Records for this exercise:
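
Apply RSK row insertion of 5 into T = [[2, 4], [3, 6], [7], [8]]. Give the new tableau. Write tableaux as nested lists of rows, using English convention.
5 is larger than every entry of row 1, so it is appended to row 1. The new tableau is [[2, 4, 5], [3, 6], [7], [8]].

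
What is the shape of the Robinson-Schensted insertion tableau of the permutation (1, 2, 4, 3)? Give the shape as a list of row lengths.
[3, 1]

Row-insert each entry into an empty tableau.

After inserting 1: P = [[1]].
After inserting 2: P = [[1, 2]].
After inserting 4: P = [[1, 2, 4]].
After inserting 3: P = [[1, 2, 3], [4]].

The final insertion tableau P = [[1, 2, 3], [4]] has shape [3, 1].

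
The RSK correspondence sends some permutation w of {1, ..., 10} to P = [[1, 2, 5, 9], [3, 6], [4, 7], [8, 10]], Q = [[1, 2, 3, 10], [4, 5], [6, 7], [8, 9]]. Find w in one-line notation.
Reverse the RSK construction: for i from n down to 1, find the cell of Q containing i, remove the entry at that cell from P, and reverse-bump it up through P; the value ejected from row 1 is w(i).

Step i=10: Q has 10 at row 1, column 4; remove that cell from P, ejecting 9. So w(10) = 9. P is now [[1, 2, 5], [3, 6], [4, 7], [8, 10]].
Step i=9: Q has 9 at row 4, column 2; remove 10 from row 4 of P and reverse-bump: 10 enters row 3 and ejects 7; 7 enters row 2 and ejects 6; 6 enters row 1 and ejects 5. So w(9) = 5. P is now [[1, 2, 6], [3, 7], [4, 10], [8]].
Step i=8: Q has 8 at row 4, column 1; remove 8 from row 4 of P and reverse-bump: 8 enters row 3 and ejects 4; 4 enters row 2 and ejects 3; 3 enters row 1 and ejects 2. So w(8) = 2. P is now [[1, 3, 6], [4, 7], [8, 10]].
Step i=7: Q has 7 at row 3, column 2; remove 10 from row 3 of P and reverse-bump: 10 enters row 2 and ejects 7; 7 enters row 1 and ejects 6. So w(7) = 6. P is now [[1, 3, 7], [4, 10], [8]].
Step i=6: Q has 6 at row 3, column 1; remove 8 from row 3 of P and reverse-bump: 8 enters row 2 and ejects 4; 4 enters row 1 and ejects 3. So w(6) = 3. P is now [[1, 4, 7], [8, 10]].
Step i=5: Q has 5 at row 2, column 2; remove 10 from row 2 of P and reverse-bump: 10 enters row 1 and ejects 7. So w(5) = 7. P is now [[1, 4, 10], [8]].
Step i=4: Q has 4 at row 2, column 1; remove 8 from row 2 of P and reverse-bump: 8 enters row 1 and ejects 4. So w(4) = 4. P is now [[1, 8, 10]].
Step i=3: Q has 3 at row 1, column 3; remove that cell from P, ejecting 10. So w(3) = 10. P is now [[1, 8]].
Step i=2: Q has 2 at row 1, column 2; remove that cell from P, ejecting 8. So w(2) = 8. P is now [[1]].
Step i=1: Q has 1 at row 1, column 1; remove that cell from P, ejecting 1. So w(1) = 1. P is now [].

So w = 1 8 10 4 7 3 6 2 5 9.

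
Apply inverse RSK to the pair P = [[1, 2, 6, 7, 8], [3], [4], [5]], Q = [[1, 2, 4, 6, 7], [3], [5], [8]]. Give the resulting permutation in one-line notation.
1 5 4 6 3 7 8 2

Reverse the RSK construction: for i from n down to 1, find the cell of Q containing i, remove the entry at that cell from P, and reverse-bump it up through P; the value ejected from row 1 is w(i).

Step i=8: Q has 8 at row 4, column 1; remove 5 from row 4 of P and reverse-bump: 5 enters row 3 and ejects 4; 4 enters row 2 and ejects 3; 3 enters row 1 and ejects 2. So w(8) = 2. P is now [[1, 3, 6, 7, 8], [4], [5]].
Step i=7: Q has 7 at row 1, column 5; remove that cell from P, ejecting 8. So w(7) = 8. P is now [[1, 3, 6, 7], [4], [5]].
Step i=6: Q has 6 at row 1, column 4; remove that cell from P, ejecting 7. So w(6) = 7. P is now [[1, 3, 6], [4], [5]].
Step i=5: Q has 5 at row 3, column 1; remove 5 from row 3 of P and reverse-bump: 5 enters row 2 and ejects 4; 4 enters row 1 and ejects 3. So w(5) = 3. P is now [[1, 4, 6], [5]].
Step i=4: Q has 4 at row 1, column 3; remove that cell from P, ejecting 6. So w(4) = 6. P is now [[1, 4], [5]].
Step i=3: Q has 3 at row 2, column 1; remove 5 from row 2 of P and reverse-bump: 5 enters row 1 and ejects 4. So w(3) = 4. P is now [[1, 5]].
Step i=2: Q has 2 at row 1, column 2; remove that cell from P, ejecting 5. So w(2) = 5. P is now [[1]].
Step i=1: Q has 1 at row 1, column 1; remove that cell from P, ejecting 1. So w(1) = 1. P is now [].

So w = 1 5 4 6 3 7 8 2.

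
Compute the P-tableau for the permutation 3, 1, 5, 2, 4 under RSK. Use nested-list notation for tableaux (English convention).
Insert 3: appended to row 1. P = [[3]].
Insert 1: 1 bumps 3 from row 1; 3 starts row 2. P = [[1], [3]].
Insert 5: appended to row 1. P = [[1, 5], [3]].
Insert 2: 2 bumps 5 from row 1; 5 appends to row 2. P = [[1, 2], [3, 5]].
Insert 4: appended to row 1. P = [[1, 2, 4], [3, 5]].

So P = [[1, 2, 4], [3, 5]].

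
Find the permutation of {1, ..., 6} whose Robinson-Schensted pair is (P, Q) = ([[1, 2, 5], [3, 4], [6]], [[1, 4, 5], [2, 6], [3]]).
6 3 1 4 5 2

Reverse the RSK construction: for i from n down to 1, find the cell of Q containing i, remove the entry at that cell from P, and reverse-bump it up through P; the value ejected from row 1 is w(i).

Step i=6: Q has 6 at row 2, column 2; remove 4 from row 2 of P and reverse-bump: 4 enters row 1 and ejects 2. So w(6) = 2. P is now [[1, 4, 5], [3], [6]].
Step i=5: Q has 5 at row 1, column 3; remove that cell from P, ejecting 5. So w(5) = 5. P is now [[1, 4], [3], [6]].
Step i=4: Q has 4 at row 1, column 2; remove that cell from P, ejecting 4. So w(4) = 4. P is now [[1], [3], [6]].
Step i=3: Q has 3 at row 3, column 1; remove 6 from row 3 of P and reverse-bump: 6 enters row 2 and ejects 3; 3 enters row 1 and ejects 1. So w(3) = 1. P is now [[3], [6]].
Step i=2: Q has 2 at row 2, column 1; remove 6 from row 2 of P and reverse-bump: 6 enters row 1 and ejects 3. So w(2) = 3. P is now [[6]].
Step i=1: Q has 1 at row 1, column 1; remove that cell from P, ejecting 6. So w(1) = 6. P is now [].

So w = 6 3 1 4 5 2.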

Instructions to follow:
Each line of the data is to be retyped exactly as shown.

Problem solution:
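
Apply RSK row insertion of 5 into T = [[2, 4], [3, 6], [7], [8]]. Give the new tableau. Write tableaux as nested lists of rows, using English convention.
5 is larger than every entry of row 1, so it is appended to row 1. The new tableau is [[2, 4, 5], [3, 6], [7], [8]].

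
What is the shape of the Robinson-Schensted insertion tableau of the permutation (1, 2, 4, 3)? Give the shape as a list of row lengths.
[3, 1]

Row-insert each entry into an empty tableau.

After inserting 1: P = [[1]].
After inserting 2: P = [[1, 2]].
After inserting 4: P = [[1, 2, 4]].
After inserting 3: P = [[1, 2, 3], [4]].

The final insertion tableau P = [[1, 2, 3], [4]] has shape [3, 1].

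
The RSK correspondence sends some permutation w of {1, ..., 10} to P = [[1, 2, 5, 9], [3, 6], [4, 7], [8, 10]], Q = [[1, 2, 3, 10], [4, 5], [6, 7], [8, 9]]. Find w in one-line notation.
Reverse the RSK construction: for i from n down to 1, find the cell of Q containing i, remove the entry at that cell from P, and reverse-bump it up through P; the value ejected from row 1 is w(i).

Step i=10: Q has 10 at row 1, column 4; remove that cell from P, ejecting 9. So w(10) = 9. P is now [[1, 2, 5], [3, 6], [4, 7], [8, 10]].
Step i=9: Q has 9 at row 4, column 2; remove 10 from row 4 of P and reverse-bump: 10 enters row 3 and ejects 7; 7 enters row 2 and ejects 6; 6 enters row 1 and ejects 5. So w(9) = 5. P is now [[1, 2, 6], [3, 7], [4, 10], [8]].
Step i=8: Q has 8 at row 4, column 1; remove 8 from row 4 of P and reverse-bump: 8 enters row 3 and ejects 4; 4 enters row 2 and ejects 3; 3 enters row 1 and ejects 2. So w(8) = 2. P is now [[1, 3, 6], [4, 7], [8, 10]].
Step i=7: Q has 7 at row 3, column 2; remove 10 from row 3 of P and reverse-bump: 10 enters row 2 and ejects 7; 7 enters row 1 and ejects 6. So w(7) = 6. P is now [[1, 3, 7], [4, 10], [8]].
Step i=6: Q has 6 at row 3, column 1; remove 8 from row 3 of P and reverse-bump: 8 enters row 2 and ejects 4; 4 enters row 1 and ejects 3. So w(6) = 3. P is now [[1, 4, 7], [8, 10]].
Step i=5: Q has 5 at row 2, column 2; remove 10 from row 2 of P and reverse-bump: 10 enters row 1 and ejects 7. So w(5) = 7. P is now [[1, 4, 10], [8]].
Step i=4: Q has 4 at row 2, column 1; remove 8 from row 2 of P and reverse-bump: 8 enters row 1 and ejects 4. So w(4) = 4. P is now [[1, 8, 10]].
Step i=3: Q has 3 at row 1, column 3; remove that cell from P, ejecting 10. So w(3) = 10. P is now [[1, 8]].
Step i=2: Q has 2 at row 1, column 2; remove that cell from P, ejecting 8. So w(2) = 8. P is now [[1]].
Step i=1: Q has 1 at row 1, column 1; remove that cell from P, ejecting 1. So w(1) = 1. P is now [].

So w = 1 8 10 4 7 3 6 2 5 9.

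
Apply inverse RSK to the pair P = [[1, 2, 6, 7, 8], [3], [4], [5]], Q = [[1, 2, 4, 6, 7], [3], [5], [8]]. Give the resulting permutation in one-line notation.
1 5 4 6 3 7 8 2

Reverse the RSK construction: for i from n down to 1, find the cell of Q containing i, remove the entry at that cell from P, and reverse-bump it up through P; the value ejected from row 1 is w(i).

Step i=8: Q has 8 at row 4, column 1; remove 5 from row 4 of P and reverse-bump: 5 enters row 3 and ejects 4; 4 enters row 2 and ejects 3; 3 enters row 1 and ejects 2. So w(8) = 2. P is now [[1, 3, 6, 7, 8], [4], [5]].
Step i=7: Q has 7 at row 1, column 5; remove that cell from P, ejecting 8. So w(7) = 8. P is now [[1, 3, 6, 7], [4], [5]].
Step i=6: Q has 6 at row 1, column 4; remove that cell from P, ejecting 7. So w(6) = 7. P is now [[1, 3, 6], [4], [5]].
Step i=5: Q has 5 at row 3, column 1; remove 5 from row 3 of P and reverse-bump: 5 enters row 2 and ejects 4; 4 enters row 1 and ejects 3. So w(5) = 3. P is now [[1, 4, 6], [5]].
Step i=4: Q has 4 at row 1, column 3; remove that cell from P, ejecting 6. So w(4) = 6. P is now [[1, 4], [5]].
Step i=3: Q has 3 at row 2, column 1; remove 5 from row 2 of P and reverse-bump: 5 enters row 1 and ejects 4. So w(3) = 4. P is now [[1, 5]].
Step i=2: Q has 2 at row 1, column 2; remove that cell from P, ejecting 5. So w(2) = 5. P is now [[1]].
Step i=1: Q has 1 at row 1, column 1; remove that cell from P, ejecting 1. So w(1) = 1. P is now [].

So w = 1 5 4 6 3 7 8 2.

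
Compute the P-tableau for the permutation 3, 1, 5, 2, 4 under RSK. Use nested-list notation for tableaux (English convention).
Insert 3: appended to row 1. P = [[3]].
Insert 1: 1 bumps 3 from row 1; 3 starts row 2. P = [[1], [3]].
Insert 5: appended to row 1. P = [[1, 5], [3]].
Insert 2: 2 bumps 5 from row 1; 5 appends to row 2. P = [[1, 2], [3, 5]].
Insert 4: appended to row 1. P = [[1, 2, 4], [3, 5]].

So P = [[1, 2, 4], [3, 5]].

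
Find the permutation of {1, ..., 6} whose Robinson-Schensted pair is (P, Q) = ([[1, 2, 5], [3, 4], [6]], [[1, 4, 5], [2, 6], [3]]).
6 3 1 4 5 2

Reverse the RSK construction: for i from n down to 1, find the cell of Q containing i, remove the entry at that cell from P, and reverse-bump it up through P; the value ejected from row 1 is w(i).

Step i=6: Q has 6 at row 2, column 2; remove 4 from row 2 of P and reverse-bump: 4 enters row 1 and ejects 2. So w(6) = 2. P is now [[1, 4, 5], [3], [6]].
Step i=5: Q has 5 at row 1, column 3; remove that cell from P, ejecting 5. So w(5) = 5. P is now [[1, 4], [3], [6]].
Step i=4: Q has 4 at row 1, column 2; remove that cell from P, ejecting 4. So w(4) = 4. P is now [[1], [3], [6]].
Step i=3: Q has 3 at row 3, column 1; remove 6 from row 3 of P and reverse-bump: 6 enters row 2 and ejects 3; 3 enters row 1 and ejects 1. So w(3) = 1. P is now [[3], [6]].
Step i=2: Q has 2 at row 2, column 1; remove 6 from row 2 of P and reverse-bump: 6 enters row 1 and ejects 3. So w(2) = 3. P is now [[6]].
Step i=1: Q has 1 at row 1, column 1; remove that cell from P, ejecting 6. So w(1) = 6. P is now [].

So w = 6 3 1 4 5 2.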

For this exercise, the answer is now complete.